| WHAT YOU SHOULD DO |
Within the data below, copy each line where the string "living" is found.

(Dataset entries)
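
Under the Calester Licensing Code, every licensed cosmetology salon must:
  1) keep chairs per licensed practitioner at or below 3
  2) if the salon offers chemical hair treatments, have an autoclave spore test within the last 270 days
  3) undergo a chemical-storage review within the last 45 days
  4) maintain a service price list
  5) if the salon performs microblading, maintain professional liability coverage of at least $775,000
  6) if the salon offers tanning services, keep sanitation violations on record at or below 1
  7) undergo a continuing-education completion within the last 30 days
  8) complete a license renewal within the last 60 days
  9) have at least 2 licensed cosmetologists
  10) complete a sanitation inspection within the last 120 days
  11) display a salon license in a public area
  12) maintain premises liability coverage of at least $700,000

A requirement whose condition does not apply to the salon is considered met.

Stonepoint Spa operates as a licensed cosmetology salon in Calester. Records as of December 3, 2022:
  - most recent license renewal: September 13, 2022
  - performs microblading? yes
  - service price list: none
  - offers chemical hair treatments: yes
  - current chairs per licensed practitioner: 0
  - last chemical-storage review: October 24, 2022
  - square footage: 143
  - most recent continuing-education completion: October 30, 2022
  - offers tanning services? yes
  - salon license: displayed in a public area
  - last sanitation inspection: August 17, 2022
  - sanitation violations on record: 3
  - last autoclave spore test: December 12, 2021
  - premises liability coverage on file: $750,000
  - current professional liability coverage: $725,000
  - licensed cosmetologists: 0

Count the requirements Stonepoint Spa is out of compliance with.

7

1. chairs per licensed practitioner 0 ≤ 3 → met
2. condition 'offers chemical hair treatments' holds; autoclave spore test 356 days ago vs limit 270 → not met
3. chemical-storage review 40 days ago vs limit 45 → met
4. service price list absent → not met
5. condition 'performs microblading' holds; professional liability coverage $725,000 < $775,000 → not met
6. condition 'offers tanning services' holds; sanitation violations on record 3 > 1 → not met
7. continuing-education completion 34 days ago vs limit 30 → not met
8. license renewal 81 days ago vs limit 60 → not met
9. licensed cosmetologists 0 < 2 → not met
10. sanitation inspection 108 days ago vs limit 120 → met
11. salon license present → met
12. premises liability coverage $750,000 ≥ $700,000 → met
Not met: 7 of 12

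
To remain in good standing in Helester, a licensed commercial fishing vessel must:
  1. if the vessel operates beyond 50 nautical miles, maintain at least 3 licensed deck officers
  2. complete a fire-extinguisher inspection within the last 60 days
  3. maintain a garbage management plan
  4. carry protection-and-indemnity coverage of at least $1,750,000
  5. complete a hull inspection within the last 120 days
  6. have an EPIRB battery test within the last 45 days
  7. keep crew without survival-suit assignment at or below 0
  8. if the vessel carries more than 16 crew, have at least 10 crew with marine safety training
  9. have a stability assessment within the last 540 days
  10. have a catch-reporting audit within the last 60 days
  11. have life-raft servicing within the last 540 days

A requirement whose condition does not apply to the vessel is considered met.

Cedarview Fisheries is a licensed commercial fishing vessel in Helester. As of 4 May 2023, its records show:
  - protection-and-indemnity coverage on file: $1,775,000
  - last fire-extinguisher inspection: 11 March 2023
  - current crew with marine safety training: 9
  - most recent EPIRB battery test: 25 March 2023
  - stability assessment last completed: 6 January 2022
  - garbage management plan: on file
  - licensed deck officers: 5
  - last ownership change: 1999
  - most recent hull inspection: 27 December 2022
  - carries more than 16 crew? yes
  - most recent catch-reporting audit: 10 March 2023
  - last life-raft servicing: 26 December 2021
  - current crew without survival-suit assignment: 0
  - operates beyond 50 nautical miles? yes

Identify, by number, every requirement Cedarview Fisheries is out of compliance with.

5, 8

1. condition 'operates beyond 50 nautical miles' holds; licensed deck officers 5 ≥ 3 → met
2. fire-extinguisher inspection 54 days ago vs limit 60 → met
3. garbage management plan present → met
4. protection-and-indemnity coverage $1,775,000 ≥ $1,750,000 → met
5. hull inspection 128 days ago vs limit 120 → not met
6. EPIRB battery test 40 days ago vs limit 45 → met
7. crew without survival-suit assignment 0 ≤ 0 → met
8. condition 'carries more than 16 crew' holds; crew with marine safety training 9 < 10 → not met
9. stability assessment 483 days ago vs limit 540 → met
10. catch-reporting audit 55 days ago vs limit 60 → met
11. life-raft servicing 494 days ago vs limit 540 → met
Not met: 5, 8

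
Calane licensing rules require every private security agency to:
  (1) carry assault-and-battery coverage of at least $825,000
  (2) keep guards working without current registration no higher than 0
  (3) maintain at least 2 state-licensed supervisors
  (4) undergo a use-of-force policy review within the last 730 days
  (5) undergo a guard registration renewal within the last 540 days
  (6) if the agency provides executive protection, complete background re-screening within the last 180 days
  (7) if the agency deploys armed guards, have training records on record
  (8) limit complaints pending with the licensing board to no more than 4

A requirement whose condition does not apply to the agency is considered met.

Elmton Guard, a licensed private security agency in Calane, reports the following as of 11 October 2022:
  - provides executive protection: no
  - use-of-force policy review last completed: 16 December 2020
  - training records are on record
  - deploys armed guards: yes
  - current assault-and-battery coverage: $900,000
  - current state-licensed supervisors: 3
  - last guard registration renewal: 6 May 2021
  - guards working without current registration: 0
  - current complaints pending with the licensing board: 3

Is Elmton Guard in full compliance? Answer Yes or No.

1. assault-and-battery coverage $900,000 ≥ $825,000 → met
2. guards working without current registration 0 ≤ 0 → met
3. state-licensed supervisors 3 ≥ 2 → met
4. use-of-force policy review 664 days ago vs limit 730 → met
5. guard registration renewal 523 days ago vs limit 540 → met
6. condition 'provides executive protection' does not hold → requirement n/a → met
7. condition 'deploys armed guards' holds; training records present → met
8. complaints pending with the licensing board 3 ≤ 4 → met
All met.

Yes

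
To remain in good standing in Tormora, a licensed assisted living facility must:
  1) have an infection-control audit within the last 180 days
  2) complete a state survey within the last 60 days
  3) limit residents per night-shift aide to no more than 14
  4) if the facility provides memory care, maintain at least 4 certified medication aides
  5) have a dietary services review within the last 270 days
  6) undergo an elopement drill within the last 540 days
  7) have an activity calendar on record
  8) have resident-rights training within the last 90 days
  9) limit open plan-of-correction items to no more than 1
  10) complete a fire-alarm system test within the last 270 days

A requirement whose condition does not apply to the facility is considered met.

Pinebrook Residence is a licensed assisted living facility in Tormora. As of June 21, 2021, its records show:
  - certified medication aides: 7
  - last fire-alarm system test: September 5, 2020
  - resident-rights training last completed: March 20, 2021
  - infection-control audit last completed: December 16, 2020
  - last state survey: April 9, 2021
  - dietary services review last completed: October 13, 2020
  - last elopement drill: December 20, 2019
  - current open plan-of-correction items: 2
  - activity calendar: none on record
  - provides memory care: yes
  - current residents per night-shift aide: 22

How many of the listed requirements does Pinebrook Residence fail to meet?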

| SOLUTION TO THIS TASK |
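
To remain in good standing in Tormora, a licensed assisted living facility must:
Pinebrook Residence is a licensed assisted living facility in Tormora. As of June 21, 2021, its records show: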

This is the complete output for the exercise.